(Excerpted records begins)

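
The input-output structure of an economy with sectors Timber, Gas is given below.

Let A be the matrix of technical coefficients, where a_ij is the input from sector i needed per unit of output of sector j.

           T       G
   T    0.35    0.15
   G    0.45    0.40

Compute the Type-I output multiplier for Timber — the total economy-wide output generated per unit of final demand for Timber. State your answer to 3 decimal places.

I − A =
  [   0.65    -0.15]
  [  -0.45     0.60]
det(I−A) = (0.65)(0.60) − (-0.15)(-0.45) = 0.3225
adj(I−A) = [[0.60, 0.15], [0.45, 0.65]]
(I − A)⁻¹ = adj(I−A) / det(I−A) ≈
  [   1.8605     0.4651]
  [   1.3953     2.0155]
The output multiplier for sector j is the column-j sum of the Leontief inverse (I − A)⁻¹ = adj(I−A) / det(I−A).
Column T of adj(I−A): (0.60, 0.45); det(I−A) = 0.3225.
m_T = (0.60 + 0.45) / 0.3225 = 1.05 / 0.3225 ≈ 3.256.

m_T = 3.256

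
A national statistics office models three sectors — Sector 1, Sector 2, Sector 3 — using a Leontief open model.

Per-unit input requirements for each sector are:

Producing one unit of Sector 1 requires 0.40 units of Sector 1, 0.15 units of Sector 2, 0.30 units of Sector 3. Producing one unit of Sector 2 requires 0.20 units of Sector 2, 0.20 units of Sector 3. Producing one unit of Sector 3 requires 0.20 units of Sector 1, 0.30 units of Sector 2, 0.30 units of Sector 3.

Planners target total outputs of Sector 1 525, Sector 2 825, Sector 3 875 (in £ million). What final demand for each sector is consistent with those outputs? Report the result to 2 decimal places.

I − A =
  [   0.60     0.00    -0.20]
  [  -0.15     0.80    -0.30]
  [  -0.30    -0.20     0.70]
d = (I − A) x:
  d_1 = (+0.60)·525 + (+0.00)·825 + (-0.20)·875 = 140.00
  d_2 = (-0.15)·525 + (+0.80)·825 + (-0.30)·875 = 318.75
  d_3 = (-0.30)·525 + (-0.20)·825 + (+0.70)·875 = 290.00

d_1 = 140.00, d_2 = 318.75, d_3 = 290.00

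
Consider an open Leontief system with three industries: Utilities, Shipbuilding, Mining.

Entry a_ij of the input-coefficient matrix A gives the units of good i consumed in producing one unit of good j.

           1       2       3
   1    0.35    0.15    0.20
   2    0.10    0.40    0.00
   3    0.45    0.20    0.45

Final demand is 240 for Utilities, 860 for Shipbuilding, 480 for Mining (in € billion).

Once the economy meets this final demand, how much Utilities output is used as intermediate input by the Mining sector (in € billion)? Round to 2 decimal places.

I − A =
  [   0.65    -0.15    -0.20]
  [  -0.10     0.60     0.00]
  [  -0.45    -0.20     0.55]
Cofactors of I−A, C_ij = (−1)^(i+j)·(minor ij) (rows/columns in the sector order above):
  C_11 = (0.60)(0.55) − (0.00)(-0.20) = 0.3300
  C_12 = −[(-0.10)(0.55) − (0.00)(-0.45)] = 0.0550
  C_13 = (-0.10)(-0.20) − (0.60)(-0.45) = 0.2900
  C_21 = −[(-0.15)(0.55) − (-0.20)(-0.20)] = 0.1225
  C_22 = (0.65)(0.55) − (-0.20)(-0.45) = 0.2675
  C_23 = −[(0.65)(-0.20) − (-0.15)(-0.45)] = 0.1975
  C_31 = (-0.15)(0.00) − (-0.20)(0.60) = 0.1200
  C_32 = −[(0.65)(0.00) − (-0.20)(-0.10)] = 0.0200
  C_33 = (0.65)(0.60) − (-0.15)(-0.10) = 0.3750
det(I−A) = Σ_j (I−A)_1j·C_1j = (0.65)(0.3300) + (-0.15)(0.0550) + (-0.20)(0.2900) = 0.14825
adj(I−A) = Cᵀ =
  [ 0.3300   0.1225   0.1200]
  [ 0.0550   0.2675   0.0200]
  [ 0.2900   0.1975   0.3750]
(I − A)⁻¹ = adj(I−A) / det(I−A) ≈
  [   2.2260     0.8263     0.8094]
  [   0.3710     1.8044     0.1349]
  [   1.9562     1.3322     2.5295]
First solve x = (I − A)⁻¹ d = adj(I−A)·d / det(I−A); in particular x_3 = (0.2900·240 + 0.1975·860 + 0.3750·480) / 0.14825 = 419.45 / 0.14825 ≈ 2829.3423.
Intermediate flow from 1 to 3: z_13 = a_13 · x_3 = 0.20 × 419.45 / 0.14825 = 83.89 / 0.14825 ≈ 565.87.

z_13 = 565.87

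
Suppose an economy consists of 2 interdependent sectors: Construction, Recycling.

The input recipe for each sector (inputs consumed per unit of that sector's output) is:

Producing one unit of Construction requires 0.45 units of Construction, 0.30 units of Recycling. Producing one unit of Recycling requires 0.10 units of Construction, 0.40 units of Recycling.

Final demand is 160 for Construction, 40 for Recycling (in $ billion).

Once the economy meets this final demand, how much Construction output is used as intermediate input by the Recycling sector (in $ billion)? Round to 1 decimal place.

z_12 = 23.3

I − A =
  [   0.55    -0.10]
  [  -0.30     0.60]
det(I−A) = (0.55)(0.60) − (-0.10)(-0.30) = 0.3000
adj(I−A) = [[0.60, 0.10], [0.30, 0.55]]
(I − A)⁻¹ = adj(I−A) / det(I−A) ≈
  [   2.0000     0.3333]
  [   1.0000     1.8333]
First solve x = (I − A)⁻¹ d = adj(I−A)·d / det(I−A); in particular x_2 = (0.30·160 + 0.55·40) / 0.3000 = 70.00 / 0.3000 ≈ 233.333.
Intermediate flow from 1 to 2: z_12 = a_12 · x_2 = 0.10 × 70.00 / 0.3000 = 7.00 / 0.3000 ≈ 23.3.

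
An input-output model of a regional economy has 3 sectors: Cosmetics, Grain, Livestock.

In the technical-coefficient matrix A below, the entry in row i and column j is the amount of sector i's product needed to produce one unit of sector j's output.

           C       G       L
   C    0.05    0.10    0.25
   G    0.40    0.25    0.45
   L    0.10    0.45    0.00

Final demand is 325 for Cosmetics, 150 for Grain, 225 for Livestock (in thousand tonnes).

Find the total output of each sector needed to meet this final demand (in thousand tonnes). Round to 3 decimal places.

I − A =
  [   0.95    -0.10    -0.25]
  [  -0.40     0.75    -0.45]
  [  -0.10    -0.45     1.00]
Cofactors of I−A, C_ij = (−1)^(i+j)·(minor ij) (rows/columns in the sector order above):
  C_11 = (0.75)(1.00) − (-0.45)(-0.45) = 0.5475
  C_12 = −[(-0.40)(1.00) − (-0.45)(-0.10)] = 0.4450
  C_13 = (-0.40)(-0.45) − (0.75)(-0.10) = 0.2550
  C_21 = −[(-0.10)(1.00) − (-0.25)(-0.45)] = 0.2125
  C_22 = (0.95)(1.00) − (-0.25)(-0.10) = 0.9250
  C_23 = −[(0.95)(-0.45) − (-0.10)(-0.10)] = 0.4375
  C_31 = (-0.10)(-0.45) − (-0.25)(0.75) = 0.2325
  C_32 = −[(0.95)(-0.45) − (-0.25)(-0.40)] = 0.5275
  C_33 = (0.95)(0.75) − (-0.10)(-0.40) = 0.6725
det(I−A) = Σ_j (I−A)_1j·C_1j = (0.95)(0.5475) + (-0.10)(0.4450) + (-0.25)(0.2550) = 0.411875
adj(I−A) = Cᵀ =
  [ 0.5475   0.2125   0.2325]
  [ 0.4450   0.9250   0.5275]
  [ 0.2550   0.4375   0.6725]
(I − A)⁻¹ = adj(I−A) / det(I−A) ≈
  [   1.3293     0.5159     0.5645]
  [   1.0804     2.2458     1.2807]
  [   0.6191     1.0622     1.6328]
x = (I − A)⁻¹ d = adj(I−A)·d / det(I−A), with det(I−A) = 0.411875:
  x_C = (0.5475·325 + 0.2125·150 + 0.2325·225) / 0.411875 = 262.125 / 0.411875 ≈ 636.419
  x_G = (0.4450·325 + 0.9250·150 + 0.5275·225) / 0.411875 = 402.0625 / 0.411875 ≈ 976.176
  x_L = (0.2550·325 + 0.4375·150 + 0.6725·225) / 0.411875 = 299.8125 / 0.411875 ≈ 727.921

x_C = 636.419, x_G = 976.176, x_L = 727.921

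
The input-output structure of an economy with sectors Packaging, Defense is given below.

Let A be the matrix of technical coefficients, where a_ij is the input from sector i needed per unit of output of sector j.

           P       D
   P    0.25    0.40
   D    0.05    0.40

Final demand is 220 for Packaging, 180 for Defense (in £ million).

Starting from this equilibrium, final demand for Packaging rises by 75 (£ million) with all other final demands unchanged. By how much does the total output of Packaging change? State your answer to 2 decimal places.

Δx_P = 104.65

I − A =
  [   0.75    -0.40]
  [  -0.05     0.60]
det(I−A) = (0.75)(0.60) − (-0.40)(-0.05) = 0.4300
adj(I−A) = [[0.60, 0.40], [0.05, 0.75]]
(I − A)⁻¹ = adj(I−A) / det(I−A) ≈
  [   1.3953     0.9302]
  [   0.1163     1.7442]
Δx = (I − A)⁻¹ Δd with Δd having +75 in the Packaging component and 0 elsewhere.
So Δx_P = L_PP · (+75), where L_PP = adj(I−A)_PP / det(I−A) = 0.60 / 0.4300.
Δx_P = 0.60 × (+75) / 0.4300 = 45.00 / 0.4300 ≈ 104.65.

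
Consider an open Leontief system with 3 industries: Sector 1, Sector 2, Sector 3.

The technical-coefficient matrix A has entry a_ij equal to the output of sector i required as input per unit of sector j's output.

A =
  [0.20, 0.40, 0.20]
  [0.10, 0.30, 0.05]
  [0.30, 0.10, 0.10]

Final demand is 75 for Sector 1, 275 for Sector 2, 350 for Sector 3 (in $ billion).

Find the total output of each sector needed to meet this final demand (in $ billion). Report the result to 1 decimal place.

I − A =
  [   0.80    -0.40    -0.20]
  [  -0.10     0.70    -0.05]
  [  -0.30    -0.10     0.90]
Cofactors of I−A, C_ij = (−1)^(i+j)·(minor ij) (rows/columns in the sector order above):
  C_11 = (0.70)(0.90) − (-0.05)(-0.10) = 0.6250
  C_12 = −[(-0.10)(0.90) − (-0.05)(-0.30)] = 0.1050
  C_13 = (-0.10)(-0.10) − (0.70)(-0.30) = 0.2200
  C_21 = −[(-0.40)(0.90) − (-0.20)(-0.10)] = 0.3800
  C_22 = (0.80)(0.90) − (-0.20)(-0.30) = 0.6600
  C_23 = −[(0.80)(-0.10) − (-0.40)(-0.30)] = 0.2000
  C_31 = (-0.40)(-0.05) − (-0.20)(0.70) = 0.1600
  C_32 = −[(0.80)(-0.05) − (-0.20)(-0.10)] = 0.0600
  C_33 = (0.80)(0.70) − (-0.40)(-0.10) = 0.5200
det(I−A) = Σ_j (I−A)_1j·C_1j = (0.80)(0.6250) + (-0.40)(0.1050) + (-0.20)(0.2200) = 0.4140
adj(I−A) = Cᵀ =
  [ 0.6250   0.3800   0.1600]
  [ 0.1050   0.6600   0.0600]
  [ 0.2200   0.2000   0.5200]
(I − A)⁻¹ = adj(I−A) / det(I−A) ≈
  [   1.5097     0.9179     0.3865]
  [   0.2536     1.5942     0.1449]
  [   0.5314     0.4831     1.2560]
x = (I − A)⁻¹ d = adj(I−A)·d / det(I−A), with det(I−A) = 0.4140:
  x_1 = (0.6250·75 + 0.3800·275 + 0.1600·350) / 0.4140 = 207.375 / 0.4140 ≈ 500.9
  x_2 = (0.1050·75 + 0.6600·275 + 0.0600·350) / 0.4140 = 210.375 / 0.4140 ≈ 508.2
  x_3 = (0.2200·75 + 0.2000·275 + 0.5200·350) / 0.4140 = 253.50 / 0.4140 ≈ 612.3

x_1 = 500.9, x_2 = 508.2, x_3 = 612.3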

(Excerpted records ends)

*What is needed*: Look above for the line containing "Producing one unit of Construction". Output from there through the line containing "Final demand is 160", exactly and inclusively.

*Solution to this problem*:
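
Producing one unit of Construction requires 0.45 units of Construction, 0.30 units of Recycling. Producing one unit of Recycling requires 0.10 units of Construction, 0.40 units of Recycling.

Final demand is 160 for Construction, 40 for Recycling (in $ billion).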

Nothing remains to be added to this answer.